Return each entry precisely as it appears below.

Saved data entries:
● ● ● ● ● ● ●

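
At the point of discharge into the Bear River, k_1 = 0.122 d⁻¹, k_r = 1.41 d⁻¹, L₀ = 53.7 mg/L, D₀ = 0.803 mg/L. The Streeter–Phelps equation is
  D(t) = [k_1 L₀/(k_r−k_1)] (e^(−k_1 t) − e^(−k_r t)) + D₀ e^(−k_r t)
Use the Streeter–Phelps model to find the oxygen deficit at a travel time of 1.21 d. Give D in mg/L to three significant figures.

D ≈ 3.61 mg/L

k_1 L₀/(k_r−k_1) = 0.122×53.7/(1.41−0.122) = 6.551/1.288 = 5.086 mg/L.
e^(−k_1 t) = e^(−0.122×1.210) = 0.8628; e^(−k_r t) = e^(−1.41×1.210) = 0.1816.
D = 5.086 × (0.8628 − 0.1816) + 0.803 × 0.1816 = 3.465 + 0.1458 = 3.611 mg/L.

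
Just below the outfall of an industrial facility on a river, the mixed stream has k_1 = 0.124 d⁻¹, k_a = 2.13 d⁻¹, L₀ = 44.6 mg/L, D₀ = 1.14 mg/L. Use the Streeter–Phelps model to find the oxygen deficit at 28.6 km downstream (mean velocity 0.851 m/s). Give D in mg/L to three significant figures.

Travel time t = x/v = 28.6 km / (0.851 m/s) = 28600 m / 0.851 m/s = 33610 s = 0.3890 d.
k_1 L₀/(k_a−k_1) = 0.124×44.6/(2.13−0.124) = 5.530/2.006 = 2.757 mg/L.
e^(−k_1 t) = e^(−0.124×0.3890) = 0.9529; e^(−k_a t) = e^(−2.13×0.3890) = 0.4367.
D = 2.757 × (0.9529 − 0.4367) + 1.14 × 0.4367 = 1.423 + 0.4978 = 1.921 mg/L.

D ≈ 1.92 mg/L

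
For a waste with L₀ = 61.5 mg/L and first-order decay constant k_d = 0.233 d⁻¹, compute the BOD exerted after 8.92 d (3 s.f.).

y_t = L₀(1 − e^(−k_d t)) = 61.5 × (1 − e^(−0.233×8.92))
= 61.5 × (1 − 0.1251) = 61.5 × 0.8749 = 53.80 mg/L.

y ≈ 53.8 mg/L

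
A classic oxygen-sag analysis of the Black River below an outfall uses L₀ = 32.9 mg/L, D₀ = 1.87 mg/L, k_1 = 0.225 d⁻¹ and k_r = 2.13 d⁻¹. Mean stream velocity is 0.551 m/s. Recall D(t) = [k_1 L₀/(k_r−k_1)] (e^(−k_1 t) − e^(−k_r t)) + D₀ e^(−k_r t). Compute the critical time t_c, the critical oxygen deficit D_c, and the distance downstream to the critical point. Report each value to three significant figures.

t_c ≈ 0.835 d; D_c ≈ 2.88 mg/L; x_c ≈ 39.8 km

With k_r/k_1 = 9.467 and 1 − D₀(k_r−k_1)/(k_1 L₀) = 0.5188,
t_c = ln(9.467 × 0.5188) / (2.13 − 0.225) = ln(4.911) / 1.905 = 1.591/1.905 = 0.8354 d.
L(t_c) = L₀ e^(−k_1 t_c) = 32.9 × 0.8286 = 27.26 mg/L, and at the critical point k_r D_c = k_1 L, so D_c = (0.225/2.13) × 27.26 = 2.880 mg/L.
x_c = v t_c = 0.551 m/s × 0.8354 d × 86400 s/d = 39770 m ≈ 39.8 km.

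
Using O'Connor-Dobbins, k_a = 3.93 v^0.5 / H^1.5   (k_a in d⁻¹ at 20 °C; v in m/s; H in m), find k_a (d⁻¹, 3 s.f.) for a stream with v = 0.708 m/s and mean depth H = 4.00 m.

k_a = 3.93 × 0.708^0.5 / 4.00^1.5 = 3.93 × 0.8414 / 8.000 = 0.4134 d⁻¹.

k_a ≈ 0.413 d⁻¹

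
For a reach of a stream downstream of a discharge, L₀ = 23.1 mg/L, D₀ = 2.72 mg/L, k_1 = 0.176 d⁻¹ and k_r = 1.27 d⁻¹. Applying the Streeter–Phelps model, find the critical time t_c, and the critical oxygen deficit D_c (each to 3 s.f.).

t_c ≈ 0.603 d; D_c ≈ 2.88 mg/L

t_c = [1/(k_r−k_1)] ln[(k_r/k_1)(1 − D₀(k_r−k_1)/(k_1 L₀))]
= [1/(1.27−0.176)] ln[(1.27/0.176)(1 − 2.72×1.094/(0.176×23.1))]
= (1/1.094) ln[7.216 × 0.2681] = 0.9141 × ln(1.934) = 0.9141 × 0.6598 = 0.6031 d.
L(t_c) = L₀ e^(−k_1 t_c) = 23.1 × 0.8993 = 20.77 mg/L, and at the critical point k_r D_c = k_1 L, so D_c = (0.176/1.27) × 20.77 = 2.879 mg/L.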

● ● ● ● ● ● ●

§ RESULT
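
At the point of discharge into the Bear River, k_1 = 0.122 d⁻¹, k_r = 1.41 d⁻¹, L₀ = 53.7 mg/L, D₀ = 0.803 mg/L. The Streeter–Phelps equation is
  D(t) = [k_1 L₀/(k_r−k_1)] (e^(−k_1 t) − e^(−k_r t)) + D₀ e^(−k_r t)
Use the Streeter–Phelps model to find the oxygen deficit at a travel time of 1.21 d. Give D in mg/L to three significant figures.

D ≈ 3.61 mg/L

k_1 L₀/(k_r−k_1) = 0.122×53.7/(1.41−0.122) = 6.551/1.288 = 5.086 mg/L.
e^(−k_1 t) = e^(−0.122×1.210) = 0.8628; e^(−k_r t) = e^(−1.41×1.210) = 0.1816.
D = 5.086 × (0.8628 − 0.1816) + 0.803 × 0.1816 = 3.465 + 0.1458 = 3.611 mg/L.

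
Just below the outfall of an industrial facility on a river, the mixed stream has k_1 = 0.124 d⁻¹, k_a = 2.13 d⁻¹, L₀ = 44.6 mg/L, D₀ = 1.14 mg/L. Use the Streeter–Phelps model to find the oxygen deficit at 28.6 km downstream (mean velocity 0.851 m/s). Give D in mg/L to three significant figures.

Travel time t = x/v = 28.6 km / (0.851 m/s) = 28600 m / 0.851 m/s = 33610 s = 0.3890 d.
k_1 L₀/(k_a−k_1) = 0.124×44.6/(2.13−0.124) = 5.530/2.006 = 2.757 mg/L.
e^(−k_1 t) = e^(−0.124×0.3890) = 0.9529; e^(−k_a t) = e^(−2.13×0.3890) = 0.4367.
D = 2.757 × (0.9529 − 0.4367) + 1.14 × 0.4367 = 1.423 + 0.4978 = 1.921 mg/L.

D ≈ 1.92 mg/L

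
For a waste with L₀ = 61.5 mg/L and first-order decay constant k_d = 0.233 d⁻¹, compute the BOD exerted after 8.92 d (3 s.f.).

y_t = L₀(1 − e^(−k_d t)) = 61.5 × (1 − e^(−0.233×8.92))
= 61.5 × (1 − 0.1251) = 61.5 × 0.8749 = 53.80 mg/L.

y ≈ 53.8 mg/L

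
A classic oxygen-sag analysis of the Black River below an outfall uses L₀ = 32.9 mg/L, D₀ = 1.87 mg/L, k_1 = 0.225 d⁻¹ and k_r = 2.13 d⁻¹. Mean stream velocity is 0.551 m/s. Recall D(t) = [k_1 L₀/(k_r−k_1)] (e^(−k_1 t) − e^(−k_r t)) + D₀ e^(−k_r t). Compute the critical time t_c, the critical oxygen deficit D_c, and the distance downstream to the critical point. Report each value to three significant figures.

t_c ≈ 0.835 d; D_c ≈ 2.88 mg/L; x_c ≈ 39.8 km

With k_r/k_1 = 9.467 and 1 − D₀(k_r−k_1)/(k_1 L₀) = 0.5188,
t_c = ln(9.467 × 0.5188) / (2.13 − 0.225) = ln(4.911) / 1.905 = 1.591/1.905 = 0.8354 d.
L(t_c) = L₀ e^(−k_1 t_c) = 32.9 × 0.8286 = 27.26 mg/L, and at the critical point k_r D_c = k_1 L, so D_c = (0.225/2.13) × 27.26 = 2.880 mg/L.
x_c = v t_c = 0.551 m/s × 0.8354 d × 86400 s/d = 39770 m ≈ 39.8 km.

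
Using O'Connor-Dobbins, k_a = 3.93 v^0.5 / H^1.5   (k_a in d⁻¹ at 20 °C; v in m/s; H in m), find k_a (d⁻¹, 3 s.f.) for a stream with v = 0.708 m/s and mean depth H = 4.00 m.

k_a = 3.93 × 0.708^0.5 / 4.00^1.5 = 3.93 × 0.8414 / 8.000 = 0.4134 d⁻¹.

k_a ≈ 0.413 d⁻¹

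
For a reach of a stream downstream of a discharge, L₀ = 23.1 mg/L, D₀ = 2.72 mg/L, k_1 = 0.176 d⁻¹ and k_r = 1.27 d⁻¹. Applying the Streeter–Phelps model, find the critical time t_c, and the critical oxygen deficit D_c (each to 3 s.f.).

t_c ≈ 0.603 d; D_c ≈ 2.88 mg/L

t_c = [1/(k_r−k_1)] ln[(k_r/k_1)(1 − D₀(k_r−k_1)/(k_1 L₀))]
= [1/(1.27−0.176)] ln[(1.27/0.176)(1 − 2.72×1.094/(0.176×23.1))]
= (1/1.094) ln[7.216 × 0.2681] = 0.9141 × ln(1.934) = 0.9141 × 0.6598 = 0.6031 d.
L(t_c) = L₀ e^(−k_1 t_c) = 23.1 × 0.8993 = 20.77 mg/L, and at the critical point k_r D_c = k_1 L, so D_c = (0.176/1.27) × 20.77 = 2.879 mg/L.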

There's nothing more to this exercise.